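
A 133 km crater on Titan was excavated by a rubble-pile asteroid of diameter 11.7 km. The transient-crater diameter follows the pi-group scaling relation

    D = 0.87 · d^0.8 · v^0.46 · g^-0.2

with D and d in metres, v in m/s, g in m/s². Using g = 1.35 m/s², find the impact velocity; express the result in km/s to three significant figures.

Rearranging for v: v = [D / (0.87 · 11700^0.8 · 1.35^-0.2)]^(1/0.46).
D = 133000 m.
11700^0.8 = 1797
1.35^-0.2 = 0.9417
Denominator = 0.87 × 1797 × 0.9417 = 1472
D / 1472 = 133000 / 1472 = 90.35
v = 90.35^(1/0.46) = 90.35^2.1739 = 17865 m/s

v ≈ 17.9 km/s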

→ **What is needed**
The required output is the lines from the one holding "D = 0.87 · d^0.8 · v^0.46 · g^-0.2" through the last line of the entries above, copied exactly.

→ **Your response**
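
    D = 0.87 · d^0.8 · v^0.46 · g^-0.2

with D and d in metres, v in m/s, g in m/s². Using g = 1.35 m/s², find the impact velocity; express the result in km/s to three significant figures.

Rearranging for v: v = [D / (0.87 · 11700^0.8 · 1.35^-0.2)]^(1/0.46).
D = 133000 m.
11700^0.8 = 1797
1.35^-0.2 = 0.9417
Denominator = 0.87 × 1797 × 0.9417 = 1472
D / 1472 = 133000 / 1472 = 90.35
v = 90.35^(1/0.46) = 90.35^2.1739 = 17865 m/s

v ≈ 17.9 km/s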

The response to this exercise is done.